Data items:
---
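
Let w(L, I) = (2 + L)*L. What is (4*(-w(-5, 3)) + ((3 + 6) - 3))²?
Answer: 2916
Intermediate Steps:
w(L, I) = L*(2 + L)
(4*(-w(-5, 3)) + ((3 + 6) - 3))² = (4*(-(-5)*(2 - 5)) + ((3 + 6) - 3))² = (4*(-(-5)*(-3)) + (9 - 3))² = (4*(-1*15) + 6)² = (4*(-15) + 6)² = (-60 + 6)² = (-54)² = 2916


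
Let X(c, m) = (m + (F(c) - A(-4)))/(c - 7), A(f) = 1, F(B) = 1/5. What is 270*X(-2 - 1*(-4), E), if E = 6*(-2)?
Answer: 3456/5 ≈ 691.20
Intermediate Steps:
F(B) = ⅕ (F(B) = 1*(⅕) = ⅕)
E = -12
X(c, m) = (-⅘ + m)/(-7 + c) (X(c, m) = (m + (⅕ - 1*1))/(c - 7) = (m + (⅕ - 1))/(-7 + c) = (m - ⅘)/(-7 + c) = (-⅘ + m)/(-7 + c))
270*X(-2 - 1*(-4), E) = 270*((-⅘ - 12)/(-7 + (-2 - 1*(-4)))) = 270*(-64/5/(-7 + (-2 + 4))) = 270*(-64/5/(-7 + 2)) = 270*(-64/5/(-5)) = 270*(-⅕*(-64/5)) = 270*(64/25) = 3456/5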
---
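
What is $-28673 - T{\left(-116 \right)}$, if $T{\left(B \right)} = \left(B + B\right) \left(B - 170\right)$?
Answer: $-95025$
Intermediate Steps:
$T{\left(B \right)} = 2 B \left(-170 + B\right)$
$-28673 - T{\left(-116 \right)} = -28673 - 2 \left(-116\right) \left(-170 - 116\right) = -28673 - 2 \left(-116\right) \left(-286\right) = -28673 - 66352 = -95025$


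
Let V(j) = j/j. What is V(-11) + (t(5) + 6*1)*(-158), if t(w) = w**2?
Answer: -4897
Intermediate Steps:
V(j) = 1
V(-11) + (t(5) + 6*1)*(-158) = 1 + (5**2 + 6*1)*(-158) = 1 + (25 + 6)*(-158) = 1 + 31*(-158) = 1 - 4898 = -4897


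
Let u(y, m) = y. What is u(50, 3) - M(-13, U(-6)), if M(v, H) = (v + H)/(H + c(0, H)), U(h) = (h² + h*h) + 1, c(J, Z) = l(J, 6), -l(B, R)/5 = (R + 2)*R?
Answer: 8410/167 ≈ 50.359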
---
The problem: Find the lines above holding the word "Answer" and show them.

Solution for this exercise:
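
Answer: 2916
Answer: 3456/5 ≈ 691.20
Answer: $-95025$
Answer: -4897
Answer: 8410/167 ≈ 50.359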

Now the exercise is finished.